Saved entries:

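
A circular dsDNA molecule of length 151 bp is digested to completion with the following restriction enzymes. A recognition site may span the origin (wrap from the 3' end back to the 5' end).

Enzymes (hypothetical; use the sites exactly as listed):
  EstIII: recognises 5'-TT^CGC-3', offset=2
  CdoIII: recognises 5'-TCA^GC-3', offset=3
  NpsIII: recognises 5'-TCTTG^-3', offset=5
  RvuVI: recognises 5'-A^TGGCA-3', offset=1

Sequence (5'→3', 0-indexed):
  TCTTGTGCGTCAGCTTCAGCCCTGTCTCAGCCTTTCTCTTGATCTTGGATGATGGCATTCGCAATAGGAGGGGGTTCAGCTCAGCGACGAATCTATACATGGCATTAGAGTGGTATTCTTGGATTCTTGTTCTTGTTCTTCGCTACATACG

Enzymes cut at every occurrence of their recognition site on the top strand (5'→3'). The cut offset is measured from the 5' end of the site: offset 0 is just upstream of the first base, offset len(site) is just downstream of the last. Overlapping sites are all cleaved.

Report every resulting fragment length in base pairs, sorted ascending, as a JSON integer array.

Scan for sites:
  EstIII TTCGC/2: at [57, 138] ⇒ [59, 140]
  CdoIII TCAGC/3: at [9, 15, 26, 75, 80] ⇒ [12, 18, 29, 78, 83]
  NpsIII TCTTG/5: at [0, 36, 42, 116, 124, 130] ⇒ [5, 41, 47, 121, 129, 135]
  RvuVI ATGGCA/1: at [51, 98] ⇒ [52, 99]

All cut coordinates (distinct, sorted): [5, 12, 18, 29, 41, 47, 52, 59, 78, 83, 99, 121, 129, 135, 140]

Fragments:
  5→12: 7 bp
  12→18: 6 bp
  18→29: 11 bp
  29→41: 12 bp
  41→47: 6 bp
  47→52: 5 bp
  52→59: 7 bp
  59→78: 19 bp
  78→83: 5 bp
  83→99: 16 bp
  99→121: 22 bp
  121→129: 8 bp
  129→135: 6 bp
  135→140: 5 bp
  140→5 (wrap): 151-140+5 = 16 bp

[5,5,5,6,6,6,7,7,8,11,12,16,16,19,22]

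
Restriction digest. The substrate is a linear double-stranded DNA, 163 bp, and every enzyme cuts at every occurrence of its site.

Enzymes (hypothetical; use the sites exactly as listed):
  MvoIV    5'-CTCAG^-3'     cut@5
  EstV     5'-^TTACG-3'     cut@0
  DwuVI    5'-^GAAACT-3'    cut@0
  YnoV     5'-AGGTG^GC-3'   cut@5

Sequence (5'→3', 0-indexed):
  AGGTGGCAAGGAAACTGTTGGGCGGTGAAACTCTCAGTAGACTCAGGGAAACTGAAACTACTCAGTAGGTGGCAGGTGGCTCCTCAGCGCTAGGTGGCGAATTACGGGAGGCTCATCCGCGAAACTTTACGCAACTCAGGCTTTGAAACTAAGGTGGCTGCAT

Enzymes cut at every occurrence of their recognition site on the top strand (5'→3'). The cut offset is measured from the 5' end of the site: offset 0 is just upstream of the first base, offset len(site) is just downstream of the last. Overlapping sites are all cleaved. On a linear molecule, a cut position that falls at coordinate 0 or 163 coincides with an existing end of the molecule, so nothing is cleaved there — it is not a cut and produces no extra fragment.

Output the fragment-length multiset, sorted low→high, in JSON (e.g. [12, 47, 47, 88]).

[1,5,5,5,5,6,6,6,7,7,9,9,9,11,12,12,13,16,19]

Site scan:
  MvoIV (CTCAG, off=5): starts [32, 41, 60, 82, 134] → cuts [37, 46, 65, 87, 139]
  EstV (TTACG, off=0): starts [101, 126] → cuts [101, 126]
  DwuVI (GAAACT, off=0): starts [10, 26, 47, 53, 120, 144] → cuts [10, 26, 47, 53, 120, 144]
  YnoV (AGGTGGC, off=5): starts [0, 66, 73, 91, 151] → cuts [5, 71, 78, 96, 156]

Pooled cuts: [5, 10, 26, 37, 46, 47, 53, 65, 71, 78, 87, 96, 101, 120, 126, 139, 144, 156]

Fragment lengths:
  [0,5): 5 bp
  [5,10): 5 bp
  [10,26): 16 bp
  [26,37): 11 bp
  [37,46): 9 bp
  [46,47): 1 bp
  [47,53): 6 bp
  [53,65): 12 bp
  [65,71): 6 bp
  [71,78): 7 bp
  [78,87): 9 bp
  [87,96): 9 bp
  [96,101): 5 bp
  [101,120): 19 bp
  [120,126): 6 bp
  [126,139): 13 bp
  [139,144): 5 bp
  [144,156): 12 bp
  [156,163): 7 bp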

-- EXERCISE DIRECTIONS --
Each line above must be printed exactly as it appears.

-- SOLUTION TO THE PROBLEM --
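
A circular dsDNA molecule of length 151 bp is digested to completion with the following restriction enzymes. A recognition site may span the origin (wrap from the 3' end back to the 5' end).

Enzymes (hypothetical; use the sites exactly as listed):
  EstIII: recognises 5'-TT^CGC-3', offset=2
  CdoIII: recognises 5'-TCA^GC-3', offset=3
  NpsIII: recognises 5'-TCTTG^-3', offset=5
  RvuVI: recognises 5'-A^TGGCA-3', offset=1

Sequence (5'→3', 0-indexed):
  TCTTGTGCGTCAGCTTCAGCCCTGTCTCAGCCTTTCTCTTGATCTTGGATGATGGCATTCGCAATAGGAGGGGGTTCAGCTCAGCGACGAATCTATACATGGCATTAGAGTGGTATTCTTGGATTCTTGTTCTTGTTCTTCGCTACATACG

Enzymes cut at every occurrence of their recognition site on the top strand (5'→3'). The cut offset is measured from the 5' end of the site: offset 0 is just upstream of the first base, offset len(site) is just downstream of the last. Overlapping sites are all cleaved.

Report every resulting fragment length in base pairs, sorted ascending, as a JSON integer array.

Scan for sites:
  EstIII TTCGC/2: at [57, 138] ⇒ [59, 140]
  CdoIII TCAGC/3: at [9, 15, 26, 75, 80] ⇒ [12, 18, 29, 78, 83]
  NpsIII TCTTG/5: at [0, 36, 42, 116, 124, 130] ⇒ [5, 41, 47, 121, 129, 135]
  RvuVI ATGGCA/1: at [51, 98] ⇒ [52, 99]

All cut coordinates (distinct, sorted): [5, 12, 18, 29, 41, 47, 52, 59, 78, 83, 99, 121, 129, 135, 140]

Fragments:
  5→12: 7 bp
  12→18: 6 bp
  18→29: 11 bp
  29→41: 12 bp
  41→47: 6 bp
  47→52: 5 bp
  52→59: 7 bp
  59→78: 19 bp
  78→83: 5 bp
  83→99: 16 bp
  99→121: 22 bp
  121→129: 8 bp
  129→135: 6 bp
  135→140: 5 bp
  140→5 (wrap): 151-140+5 = 16 bp

[5,5,5,6,6,6,7,7,8,11,12,16,16,19,22]

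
Restriction digest. The substrate is a linear double-stranded DNA, 163 bp, and every enzyme cuts at every occurrence of its site.

Enzymes (hypothetical; use the sites exactly as listed):
  MvoIV    5'-CTCAG^-3'     cut@5
  EstV     5'-^TTACG-3'     cut@0
  DwuVI    5'-^GAAACT-3'    cut@0
  YnoV     5'-AGGTG^GC-3'   cut@5

Sequence (5'→3', 0-indexed):
  AGGTGGCAAGGAAACTGTTGGGCGGTGAAACTCTCAGTAGACTCAGGGAAACTGAAACTACTCAGTAGGTGGCAGGTGGCTCCTCAGCGCTAGGTGGCGAATTACGGGAGGCTCATCCGCGAAACTTTACGCAACTCAGGCTTTGAAACTAAGGTGGCTGCAT

Enzymes cut at every occurrence of their recognition site on the top strand (5'→3'). The cut offset is measured from the 5' end of the site: offset 0 is just upstream of the first base, offset len(site) is just downstream of the last. Overlapping sites are all cleaved. On a linear molecule, a cut position that falls at coordinate 0 or 163 coincides with an existing end of the molecule, so nothing is cleaved there — it is not a cut and produces no extra fragment.

Output the fragment-length multiset, sorted low→high, in JSON (e.g. [12, 47, 47, 88]).

[1,5,5,5,5,6,6,6,7,7,9,9,9,11,12,12,13,16,19]

Site scan:
  MvoIV (CTCAG, off=5): starts [32, 41, 60, 82, 134] → cuts [37, 46, 65, 87, 139]
  EstV (TTACG, off=0): starts [101, 126] → cuts [101, 126]
  DwuVI (GAAACT, off=0): starts [10, 26, 47, 53, 120, 144] → cuts [10, 26, 47, 53, 120, 144]
  YnoV (AGGTGGC, off=5): starts [0, 66, 73, 91, 151] → cuts [5, 71, 78, 96, 156]

Pooled cuts: [5, 10, 26, 37, 46, 47, 53, 65, 71, 78, 87, 96, 101, 120, 126, 139, 144, 156]

Fragment lengths:
  [0,5): 5 bp
  [5,10): 5 bp
  [10,26): 16 bp
  [26,37): 11 bp
  [37,46): 9 bp
  [46,47): 1 bp
  [47,53): 6 bp
  [53,65): 12 bp
  [65,71): 6 bp
  [71,78): 7 bp
  [78,87): 9 bp
  [87,96): 9 bp
  [96,101): 5 bp
  [101,120): 19 bp
  [120,126): 6 bp
  [126,139): 13 bp
  [139,144): 5 bp
  [144,156): 12 bp
  [156,163): 7 bp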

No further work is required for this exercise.